(Assignment) Of all the lines in the entries below, give again exactly those starting at the line containing "Suppose X is" and ending at the line containing "Erdős's probabilistic-method lower", both ends included, and no others.

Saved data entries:
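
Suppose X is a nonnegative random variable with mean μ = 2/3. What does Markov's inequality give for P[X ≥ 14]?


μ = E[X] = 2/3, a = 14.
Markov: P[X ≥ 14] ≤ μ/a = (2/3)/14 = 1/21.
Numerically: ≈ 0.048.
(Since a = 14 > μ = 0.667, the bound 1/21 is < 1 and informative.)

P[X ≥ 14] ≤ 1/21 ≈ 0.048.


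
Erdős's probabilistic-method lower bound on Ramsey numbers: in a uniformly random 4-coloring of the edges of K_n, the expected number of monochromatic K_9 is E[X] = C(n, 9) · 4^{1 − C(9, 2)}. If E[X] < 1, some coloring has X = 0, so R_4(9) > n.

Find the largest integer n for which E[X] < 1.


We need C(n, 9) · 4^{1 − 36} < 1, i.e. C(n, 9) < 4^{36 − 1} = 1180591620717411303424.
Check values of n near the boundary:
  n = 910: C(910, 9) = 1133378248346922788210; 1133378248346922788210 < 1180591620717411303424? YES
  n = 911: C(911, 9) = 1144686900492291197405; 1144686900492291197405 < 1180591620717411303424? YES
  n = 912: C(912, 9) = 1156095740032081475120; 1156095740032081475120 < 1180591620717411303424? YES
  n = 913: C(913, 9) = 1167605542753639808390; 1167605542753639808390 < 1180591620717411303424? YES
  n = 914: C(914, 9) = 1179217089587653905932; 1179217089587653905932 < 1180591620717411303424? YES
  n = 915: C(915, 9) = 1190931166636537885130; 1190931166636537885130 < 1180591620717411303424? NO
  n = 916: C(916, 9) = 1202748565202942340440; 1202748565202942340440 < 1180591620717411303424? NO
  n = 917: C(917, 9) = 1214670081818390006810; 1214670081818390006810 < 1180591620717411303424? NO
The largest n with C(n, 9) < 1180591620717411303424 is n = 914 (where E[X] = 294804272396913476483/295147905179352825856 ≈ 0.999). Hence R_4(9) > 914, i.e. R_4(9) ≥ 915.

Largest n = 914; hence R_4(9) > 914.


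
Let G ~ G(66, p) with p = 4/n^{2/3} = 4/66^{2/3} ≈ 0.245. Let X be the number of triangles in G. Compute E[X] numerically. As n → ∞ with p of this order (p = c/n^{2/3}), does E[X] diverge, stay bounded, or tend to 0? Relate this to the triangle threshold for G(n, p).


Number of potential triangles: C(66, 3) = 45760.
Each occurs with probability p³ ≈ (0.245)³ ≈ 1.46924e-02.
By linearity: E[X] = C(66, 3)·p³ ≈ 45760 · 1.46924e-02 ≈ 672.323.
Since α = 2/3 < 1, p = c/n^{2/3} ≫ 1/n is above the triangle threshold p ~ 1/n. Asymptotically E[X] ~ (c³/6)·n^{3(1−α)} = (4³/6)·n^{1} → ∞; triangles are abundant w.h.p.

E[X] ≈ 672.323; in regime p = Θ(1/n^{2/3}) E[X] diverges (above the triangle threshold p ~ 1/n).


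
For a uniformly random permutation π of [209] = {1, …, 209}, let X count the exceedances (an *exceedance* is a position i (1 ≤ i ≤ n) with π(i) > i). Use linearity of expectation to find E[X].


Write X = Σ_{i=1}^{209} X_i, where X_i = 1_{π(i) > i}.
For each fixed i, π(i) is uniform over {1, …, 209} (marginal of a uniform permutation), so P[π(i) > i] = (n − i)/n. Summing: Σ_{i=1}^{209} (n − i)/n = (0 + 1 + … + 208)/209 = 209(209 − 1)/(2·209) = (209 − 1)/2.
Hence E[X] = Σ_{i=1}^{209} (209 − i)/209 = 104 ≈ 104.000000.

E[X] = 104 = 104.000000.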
==
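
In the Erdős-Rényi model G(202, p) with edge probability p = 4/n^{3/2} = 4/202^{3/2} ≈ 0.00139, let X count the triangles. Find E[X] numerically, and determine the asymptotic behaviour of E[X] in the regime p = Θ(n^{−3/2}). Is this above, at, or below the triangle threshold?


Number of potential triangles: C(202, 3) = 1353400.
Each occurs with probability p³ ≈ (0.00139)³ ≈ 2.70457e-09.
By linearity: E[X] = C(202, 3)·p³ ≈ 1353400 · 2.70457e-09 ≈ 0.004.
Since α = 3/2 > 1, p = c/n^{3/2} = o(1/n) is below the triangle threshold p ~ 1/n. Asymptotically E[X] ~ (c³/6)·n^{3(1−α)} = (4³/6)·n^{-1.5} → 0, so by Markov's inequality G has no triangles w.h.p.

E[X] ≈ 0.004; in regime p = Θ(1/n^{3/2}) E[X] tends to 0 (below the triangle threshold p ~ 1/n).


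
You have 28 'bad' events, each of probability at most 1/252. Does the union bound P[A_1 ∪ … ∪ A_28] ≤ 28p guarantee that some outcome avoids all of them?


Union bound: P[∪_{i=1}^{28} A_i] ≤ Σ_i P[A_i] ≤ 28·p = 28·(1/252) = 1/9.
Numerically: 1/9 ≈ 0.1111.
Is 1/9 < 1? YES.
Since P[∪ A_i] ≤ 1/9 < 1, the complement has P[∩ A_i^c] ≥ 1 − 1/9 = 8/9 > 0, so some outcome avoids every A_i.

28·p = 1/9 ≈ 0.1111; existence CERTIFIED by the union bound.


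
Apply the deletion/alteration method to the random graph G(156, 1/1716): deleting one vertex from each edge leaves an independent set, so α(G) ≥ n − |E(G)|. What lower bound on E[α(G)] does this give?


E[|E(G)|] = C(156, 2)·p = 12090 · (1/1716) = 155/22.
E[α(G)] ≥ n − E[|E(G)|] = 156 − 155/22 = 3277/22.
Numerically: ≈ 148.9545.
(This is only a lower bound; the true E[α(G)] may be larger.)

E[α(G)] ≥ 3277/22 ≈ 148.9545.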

(Exercise result)
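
Suppose X is a nonnegative random variable with mean μ = 2/3. What does Markov's inequality give for P[X ≥ 14]?


μ = E[X] = 2/3, a = 14.
Markov: P[X ≥ 14] ≤ μ/a = (2/3)/14 = 1/21.
Numerically: ≈ 0.048.
(Since a = 14 > μ = 0.667, the bound 1/21 is < 1 and informative.)

P[X ≥ 14] ≤ 1/21 ≈ 0.048.


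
Erdős's probabilistic-method lower bound on Ramsey numbers: in a uniformly random 4-coloring of the edges of K_n, the expected number of monochromatic K_9 is E[X] = C(n, 9) · 4^{1 − C(9, 2)}. If E[X] < 1, some coloring has X = 0, so R_4(9) > n.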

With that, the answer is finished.